Task requirements:
Given the listing that follows, report all lines in which the string "Answer" occurs.
──────── Data shown ────────
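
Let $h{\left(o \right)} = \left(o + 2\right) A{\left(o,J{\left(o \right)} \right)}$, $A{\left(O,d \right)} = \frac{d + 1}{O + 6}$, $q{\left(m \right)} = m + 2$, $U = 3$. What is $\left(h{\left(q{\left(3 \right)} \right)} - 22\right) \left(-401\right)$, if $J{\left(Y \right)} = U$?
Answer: $\frac{85814}{11} \approx 7801.3$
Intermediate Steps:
$q{\left(m \right)} = 2 + m$
$J{\left(Y \right)} = 3$
$A{\left(O,d \right)} = \frac{1 + d}{6 + O}$
$h{\left(o \right)} = \frac{4 \left(2 + o\right)}{6 + o}$ ($h{\left(o \right)} = \left(o + 2\right) \frac{1 + 3}{6 + o} = \left(2 + o\right) \frac{1}{6 + o} 4 = \left(2 + o\right) \frac{4}{6 + o} = \frac{4 \left(2 + o\right)}{6 + o}$)
$\left(h{\left(q{\left(3 \right)} \right)} - 22\right) \left(-401\right) = \left(\frac{4 \left(2 + \left(2 + 3\right)\right)}{6 + \left(2 + 3\right)} - 22\right) \left(-401\right) = \left(\frac{4 \left(2 + 5\right)}{6 + 5} - 22\right) \left(-401\right) = \left(4 \cdot \frac{1}{11} \cdot 7 - 22\right) \left(-401\right) = \left(\frac{28}{11} - 22\right) \left(-401\right) = \left(- \frac{214}{11}\right) \left(-401\right) = \frac{85814}{11}$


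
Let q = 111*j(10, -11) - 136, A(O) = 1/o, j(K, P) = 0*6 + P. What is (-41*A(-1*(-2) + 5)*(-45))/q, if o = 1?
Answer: -1845/1357 ≈ -1.3596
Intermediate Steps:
j(K, P) = P (j(K, P) = 0 + P = P)
A(O) = 1 (A(O) = 1/1 = 1)
q = -1357 (q = 111*(-11) - 136 = -1221 - 136 = -1357)
(-41*A(-1*(-2) + 5)*(-45))/q = (-41*1*(-45))/(-1357) = -41*(-45)*(-1/1357) = 1845*(-1/1357) = -1845/1357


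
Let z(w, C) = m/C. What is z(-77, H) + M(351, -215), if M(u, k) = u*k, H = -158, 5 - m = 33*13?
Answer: -5961523/79 ≈ -75462.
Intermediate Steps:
m = -424 (m = 5 - 33*13 = 5 - 1*429 = 5 - 429 = -424)
M(u, k) = k*u
z(w, C) = -424/C
z(-77, H) + M(351, -215) = -424/(-158) - 215*351 = -424*(-1/158) - 75465 = 212/79 - 75465 = -5961523/79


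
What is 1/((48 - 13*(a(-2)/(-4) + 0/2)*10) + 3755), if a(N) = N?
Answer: 1/3738 ≈ 0.00026752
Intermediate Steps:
1/((48 - 13*(a(-2)/(-4) + 0/2)*10) + 3755) = 1/((48 - 13*(-2/(-4) + 0/2)*10) + 3755) = 1/((48 - 13*(-2*(-¼) + 0*(½))*10) + 3755) = 1/((48 - 13*(½ + 0)*10) + 3755) = 1/((48 - 13*10/2) + 3755) = 1/((48 - 13*5) + 3755) = 1/((48 - 65) + 3755) = 1/(-17 + 3755) = 1/3738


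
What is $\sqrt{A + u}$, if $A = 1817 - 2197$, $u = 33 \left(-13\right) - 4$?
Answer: $i \sqrt{813} \approx 28.513 i$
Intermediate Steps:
$u = -433$ ($u = -429 - 4 = -433$)
$A = -380$ ($A = 1817 - 2197 = -380$)
$\sqrt{A + u} = \sqrt{-380 - 433} = \sqrt{-813} = i \sqrt{813}$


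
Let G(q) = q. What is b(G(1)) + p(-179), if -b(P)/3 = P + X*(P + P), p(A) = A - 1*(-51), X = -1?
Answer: -125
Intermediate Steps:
p(A) = 51 + A (p(A) = A + 51 = 51 + A)
b(P) = 3*P (b(P) = -3*(P - (P + P)) = -3*(P - 2*P) = -(-3)*P = 3*P)
b(G(1)) + p(-179) = 3*1 + (51 - 179) = 3 - 128 = -125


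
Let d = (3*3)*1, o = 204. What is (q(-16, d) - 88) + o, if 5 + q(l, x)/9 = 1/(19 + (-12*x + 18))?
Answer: 5032/71 ≈ 70.873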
────────
Task output:
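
Answer: $\frac{85814}{11} \approx 7801.3$
Answer: -1845/1357 ≈ -1.3596
Answer: -5961523/79 ≈ -75462.
Answer: 1/3738 ≈ 0.00026752
Answer: $i \sqrt{813} \approx 28.513 i$
Answer: -125
Answer: 5032/71 ≈ 70.873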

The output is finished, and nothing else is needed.